*** Working data ***
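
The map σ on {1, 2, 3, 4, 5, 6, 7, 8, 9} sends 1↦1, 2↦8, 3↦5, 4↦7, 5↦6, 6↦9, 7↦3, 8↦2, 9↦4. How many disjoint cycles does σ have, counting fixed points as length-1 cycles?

Cycle decomposition: (1) (2 8) (3 5 6 9 4 7).
3 cycles.

3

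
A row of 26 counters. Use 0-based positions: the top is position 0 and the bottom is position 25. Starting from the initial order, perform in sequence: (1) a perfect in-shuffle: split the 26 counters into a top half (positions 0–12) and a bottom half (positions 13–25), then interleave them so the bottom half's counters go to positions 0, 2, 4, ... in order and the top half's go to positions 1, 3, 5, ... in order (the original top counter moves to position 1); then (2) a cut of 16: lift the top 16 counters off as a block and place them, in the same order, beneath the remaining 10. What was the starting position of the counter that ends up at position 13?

Undo the operations in reverse order, starting from position 13:
  undo op 2 (cut 16): 13 ← 3
  undo op 1 (in-shuffle, from top half): 3 ← 1
So the counter at position 13 came from original position 1.

1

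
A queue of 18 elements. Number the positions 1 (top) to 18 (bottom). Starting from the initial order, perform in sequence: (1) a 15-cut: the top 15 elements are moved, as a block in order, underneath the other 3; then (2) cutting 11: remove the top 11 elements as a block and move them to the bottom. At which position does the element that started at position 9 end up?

Track the element from position 9 forward through each operation:
  after op 1 (cut 15): 9 → 12
  after op 2 (cut 11): 12 → 1

1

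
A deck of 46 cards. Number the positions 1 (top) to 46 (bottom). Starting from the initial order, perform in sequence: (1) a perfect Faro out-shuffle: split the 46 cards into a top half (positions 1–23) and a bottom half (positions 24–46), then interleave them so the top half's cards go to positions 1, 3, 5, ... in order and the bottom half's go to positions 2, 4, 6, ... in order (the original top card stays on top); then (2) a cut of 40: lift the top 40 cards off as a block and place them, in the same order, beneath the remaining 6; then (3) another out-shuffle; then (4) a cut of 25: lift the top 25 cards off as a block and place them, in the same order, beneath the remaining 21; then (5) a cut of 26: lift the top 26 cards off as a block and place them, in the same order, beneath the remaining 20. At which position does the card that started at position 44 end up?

Track the card from position 44 forward through each operation:
  after op 1 (out-shuffle): 44 → 42
  after op 2 (cut 40): 42 → 2
  after op 3 (out-shuffle): 2 → 3
  after op 4 (cut 25): 3 → 24
  after op 5 (cut 26): 24 → 44

44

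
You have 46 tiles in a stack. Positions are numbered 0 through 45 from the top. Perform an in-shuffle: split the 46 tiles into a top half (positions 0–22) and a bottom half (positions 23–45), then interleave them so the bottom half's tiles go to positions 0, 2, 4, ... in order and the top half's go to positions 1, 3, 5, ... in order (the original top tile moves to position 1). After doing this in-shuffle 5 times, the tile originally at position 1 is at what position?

16

Track the tile's position through each in-shuffle:
1 → 3 → 7 → 15 → 31 → 16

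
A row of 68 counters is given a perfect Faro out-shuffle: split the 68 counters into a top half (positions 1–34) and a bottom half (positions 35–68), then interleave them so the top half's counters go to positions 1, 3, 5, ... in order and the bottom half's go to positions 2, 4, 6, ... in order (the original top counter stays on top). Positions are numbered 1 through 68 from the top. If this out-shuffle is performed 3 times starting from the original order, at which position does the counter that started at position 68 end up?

68

Position 68 is a fixed point of every out-shuffle, so the counter never moves.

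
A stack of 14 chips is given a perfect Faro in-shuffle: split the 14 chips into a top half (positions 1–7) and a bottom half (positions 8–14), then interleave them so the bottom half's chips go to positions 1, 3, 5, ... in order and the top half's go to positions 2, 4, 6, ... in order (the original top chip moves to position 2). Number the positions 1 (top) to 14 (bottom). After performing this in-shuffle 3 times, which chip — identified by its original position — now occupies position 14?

Work backwards from position 14, undoing one in-shuffle at a time:
14 ← 7 ← 11 ← 13
So the chip now at position 14 started at position 13.

13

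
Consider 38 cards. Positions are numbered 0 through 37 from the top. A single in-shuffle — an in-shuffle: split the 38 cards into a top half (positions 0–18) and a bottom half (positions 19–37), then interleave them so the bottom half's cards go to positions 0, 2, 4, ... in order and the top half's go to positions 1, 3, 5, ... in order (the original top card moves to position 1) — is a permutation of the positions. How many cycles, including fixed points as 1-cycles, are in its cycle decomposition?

4

Trace each unvisited position around until it returns:
(0 1 3 7 15 31 ... len 12) (2 5 11 23 8 17 ... len 12) (6 13 27 16 33 28 ... len 12) (12 25)
4 cycles in total.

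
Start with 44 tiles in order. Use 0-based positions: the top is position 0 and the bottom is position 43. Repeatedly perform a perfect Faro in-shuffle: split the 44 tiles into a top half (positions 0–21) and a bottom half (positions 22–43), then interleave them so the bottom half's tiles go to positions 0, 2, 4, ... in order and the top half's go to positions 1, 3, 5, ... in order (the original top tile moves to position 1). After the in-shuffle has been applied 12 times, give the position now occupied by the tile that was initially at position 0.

0

Track the tile's position through each in-shuffle:
0 → 1 → 3 → 7 → 15 → 31 → 18 → 37 → 30 → 16 → 33 → 22 → 0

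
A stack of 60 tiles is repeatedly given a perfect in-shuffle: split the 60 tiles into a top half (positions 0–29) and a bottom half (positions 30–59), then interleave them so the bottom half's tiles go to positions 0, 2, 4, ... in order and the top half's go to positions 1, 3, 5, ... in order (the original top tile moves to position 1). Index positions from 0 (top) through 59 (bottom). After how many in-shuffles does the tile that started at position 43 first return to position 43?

Follow position 43 under repeated in-shuffles:
43 → 26 → 53 → 46 → 32 → 4 → 9 → 19 → ... → 43 (length 60)
It first returns after 60 in-shuffles.

60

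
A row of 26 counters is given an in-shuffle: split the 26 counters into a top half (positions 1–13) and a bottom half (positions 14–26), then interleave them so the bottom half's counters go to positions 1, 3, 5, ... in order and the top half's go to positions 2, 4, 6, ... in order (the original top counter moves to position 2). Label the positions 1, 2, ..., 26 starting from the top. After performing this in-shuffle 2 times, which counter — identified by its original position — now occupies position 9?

Work backwards from position 9, undoing one in-shuffle at a time:
9 ← 18 ← 9
So the counter now at position 9 started at position 9.

9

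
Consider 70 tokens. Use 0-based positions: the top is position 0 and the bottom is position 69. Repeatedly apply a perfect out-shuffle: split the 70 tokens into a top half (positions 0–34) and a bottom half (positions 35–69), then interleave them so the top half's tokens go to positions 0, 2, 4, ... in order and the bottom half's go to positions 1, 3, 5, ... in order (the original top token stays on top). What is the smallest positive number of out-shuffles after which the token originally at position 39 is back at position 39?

Follow position 39 under repeated out-shuffles:
39 → 9 → 18 → 36 → 3 → 6 → 12 → 24 → 48 → 27 → 54 → 39
It first returns after 11 out-shuffles.

11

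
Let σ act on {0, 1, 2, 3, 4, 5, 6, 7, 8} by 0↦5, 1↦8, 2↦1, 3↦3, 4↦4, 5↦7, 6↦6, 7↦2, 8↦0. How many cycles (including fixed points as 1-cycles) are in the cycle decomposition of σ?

Cycle decomposition: (0 5 7 2 1 8) (3) (4) (6).
4 cycles.

4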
*** End of Working data ***
§ **What is being asked**: Could you print, exactly and with nothing else, the lines from the one containing "Let σ act on" through the last line of the records above?

§ **Written response**:
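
Let σ act on {0, 1, 2, 3, 4, 5, 6, 7, 8} by 0↦5, 1↦8, 2↦1, 3↦3, 4↦4, 5↦7, 6↦6, 7↦2, 8↦0. How many cycles (including fixed points as 1-cycles) are in the cycle decomposition of σ?

Cycle decomposition: (0 5 7 2 1 8) (3) (4) (6).
4 cycles.

4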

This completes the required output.